──────── Data section ────────

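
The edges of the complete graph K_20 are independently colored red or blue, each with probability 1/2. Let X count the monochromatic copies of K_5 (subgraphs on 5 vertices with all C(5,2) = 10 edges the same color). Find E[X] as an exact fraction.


Let X = Σ_S X_S over the C(20, 5) = 15504 subsets S of size 5, where X_S = 1 if the K_5 on S is monochromatic.
For a fixed S, the K_5 on S has C(5, 2) = 10 edges. P[all 10 edges red] = (1/2)^10, and likewise for blue, so P[monochromatic] = 2·(1/2)^10 = 2^{1 − 10} = 1/512.
Summing: E[X] = C(20, 5) · 2^{1 − 10} = 15504 · 1/512 = 969/32.
Numerically: E[X] ≈ 30.281.

E[X] = C(20,5)·2^(1−C(5,2)) = 969/32 ≈ 30.281.


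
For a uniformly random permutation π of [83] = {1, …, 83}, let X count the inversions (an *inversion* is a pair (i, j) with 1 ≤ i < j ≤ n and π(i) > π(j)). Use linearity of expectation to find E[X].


Write X = Σ X_I over the C(83, 2) = 3403 pairs i < j, with X_I the indicator of one inversion.
There are 3403 indicators.
For each fixed pair i < j, the values π(i) and π(j) are two distinct elements of {1, …, 83} in uniformly random order; by symmetry P[π(i) > π(j)] = 1/2.
By linearity: E[X] = 3403 · (1/2) = C(83, 2) · (1/2) = 3403/2 = 3403/2 ≈ 1701.500.

E[X] = 3403/2 = 1701.500.


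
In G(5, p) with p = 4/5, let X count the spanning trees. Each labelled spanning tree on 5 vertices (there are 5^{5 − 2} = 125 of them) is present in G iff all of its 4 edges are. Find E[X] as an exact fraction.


K_5 has 5^{5 − 2} = 125 labelled spanning trees.
For each such spanning tree H, let X_H = 1 if all 4 edges of H are present in G. Then P[X_H = 1] = p^{4} = (4/5)^{4} = 256/625.
By linearity of expectation: E[X] = Σ_H E[X_H] = 125 · p^{4} = 125 · 256/625 = 256/5.
Numerically: E[X] ≈ 51.2.

E[X] = 125 · (4/5)^{4} = 256/5 ≈ 51.2.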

────────

Exercise brief
Transcribe the records exactly as they appear.

Answer to this problem
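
The edges of the complete graph K_20 are independently colored red or blue, each with probability 1/2. Let X count the monochromatic copies of K_5 (subgraphs on 5 vertices with all C(5,2) = 10 edges the same color). Find E[X] as an exact fraction.


Let X = Σ_S X_S over the C(20, 5) = 15504 subsets S of size 5, where X_S = 1 if the K_5 on S is monochromatic.
For a fixed S, the K_5 on S has C(5, 2) = 10 edges. P[all 10 edges red] = (1/2)^10, and likewise for blue, so P[monochromatic] = 2·(1/2)^10 = 2^{1 − 10} = 1/512.
Summing: E[X] = C(20, 5) · 2^{1 − 10} = 15504 · 1/512 = 969/32.
Numerically: E[X] ≈ 30.281.

E[X] = C(20,5)·2^(1−C(5,2)) = 969/32 ≈ 30.281.


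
For a uniformly random permutation π of [83] = {1, …, 83}, let X count the inversions (an *inversion* is a pair (i, j) with 1 ≤ i < j ≤ n and π(i) > π(j)). Use linearity of expectation to find E[X].


Write X = Σ X_I over the C(83, 2) = 3403 pairs i < j, with X_I the indicator of one inversion.
There are 3403 indicators.
For each fixed pair i < j, the values π(i) and π(j) are two distinct elements of {1, …, 83} in uniformly random order; by symmetry P[π(i) > π(j)] = 1/2.
By linearity: E[X] = 3403 · (1/2) = C(83, 2) · (1/2) = 3403/2 = 3403/2 ≈ 1701.500.

E[X] = 3403/2 = 1701.500.


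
In G(5, p) with p = 4/5, let X count the spanning trees. Each labelled spanning tree on 5 vertices (there are 5^{5 − 2} = 125 of them) is present in G iff all of its 4 edges are. Find E[X] as an exact fraction.


K_5 has 5^{5 − 2} = 125 labelled spanning trees.
For each such spanning tree H, let X_H = 1 if all 4 edges of H are present in G. Then P[X_H = 1] = p^{4} = (4/5)^{4} = 256/625.
By linearity of expectation: E[X] = Σ_H E[X_H] = 125 · p^{4} = 125 · 256/625 = 256/5.
Numerically: E[X] ≈ 51.2.

E[X] = 125 · (4/5)^{4} = 256/5 ≈ 51.2.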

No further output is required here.